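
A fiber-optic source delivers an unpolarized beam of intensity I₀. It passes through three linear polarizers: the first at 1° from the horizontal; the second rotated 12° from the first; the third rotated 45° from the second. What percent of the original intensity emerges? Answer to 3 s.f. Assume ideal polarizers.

Unpolarized light through the first polarizer → I₁ = ½ I₀, now polarized at 1°.
I₂ = I₁ cos²(12°) = 0.5 · 0.9568 I₀ = 0.4784 I₀.
I₃ = I₂ cos²(45°) = 0.4784 · 0.5 I₀ = 0.2392 I₀.
That is 23.92% of the incident intensity.

≈ 23.9%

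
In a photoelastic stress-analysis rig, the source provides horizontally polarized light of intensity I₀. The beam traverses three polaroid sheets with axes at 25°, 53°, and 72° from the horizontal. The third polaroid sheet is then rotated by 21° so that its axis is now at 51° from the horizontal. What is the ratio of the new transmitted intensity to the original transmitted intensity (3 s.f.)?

Before rotation:
By Malus's law, I₁ = I₀ cos²(25° − 0°) = I₀ cos²(25°) = 0.8214 I₀.
I₂ = I₁ cos²(53° − 25°) = 0.8214 I₀ · cos²(28°) = 0.6404 I₀.
I₃ = I₂ cos²(72° − 53°) = 0.6404 I₀ · cos²(19°) = 0.5725 I₀.
After rotation:
I₁ = I₀ cos²(25° − 0°) = I₀ cos²(25°) = 0.8214 I₀.
I₂ = I₁ cos²(53° − 25°) = 0.8214 I₀ · cos²(28°) = 0.6404 I₀.
I₃ = I₂ cos²(51° − 53°) = 0.6404 I₀ · cos²(2°) = 0.6396 I₀.
Ratio = 0.6396 / 0.5725 = 1.117.

I_new/I_old ≈ 1.12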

■ ■ ■ ■ ■

Reproduce every record, making sure each one stays exactly the same.

WRITTEN ANSWER
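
A fiber-optic source delivers an unpolarized beam of intensity I₀. It passes through three linear polarizers: the first at 1° from the horizontal; the second rotated 12° from the first; the third rotated 45° from the second. What percent of the original intensity emerges? Answer to 3 s.f. Assume ideal polarizers.

Unpolarized light through the first polarizer → I₁ = ½ I₀, now polarized at 1°.
I₂ = I₁ cos²(12°) = 0.5 · 0.9568 I₀ = 0.4784 I₀.
I₃ = I₂ cos²(45°) = 0.4784 · 0.5 I₀ = 0.2392 I₀.
That is 23.92% of the incident intensity.

≈ 23.9%

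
In a photoelastic stress-analysis rig, the source provides horizontally polarized light of intensity I₀. The beam traverses three polaroid sheets with axes at 25°, 53°, and 72° from the horizontal. The third polaroid sheet is then rotated by 21° so that its axis is now at 51° from the horizontal. What is the ratio of the new transmitted intensity to the original transmitted intensity (3 s.f.)?

Before rotation:
By Malus's law, I₁ = I₀ cos²(25° − 0°) = I₀ cos²(25°) = 0.8214 I₀.
I₂ = I₁ cos²(53° − 25°) = 0.8214 I₀ · cos²(28°) = 0.6404 I₀.
I₃ = I₂ cos²(72° − 53°) = 0.6404 I₀ · cos²(19°) = 0.5725 I₀.
After rotation:
I₁ = I₀ cos²(25° − 0°) = I₀ cos²(25°) = 0.8214 I₀.
I₂ = I₁ cos²(53° − 25°) = 0.8214 I₀ · cos²(28°) = 0.6404 I₀.
I₃ = I₂ cos²(51° − 53°) = 0.6404 I₀ · cos²(2°) = 0.6396 I₀.
Ratio = 0.6396 / 0.5725 = 1.117.

I_new/I_old ≈ 1.12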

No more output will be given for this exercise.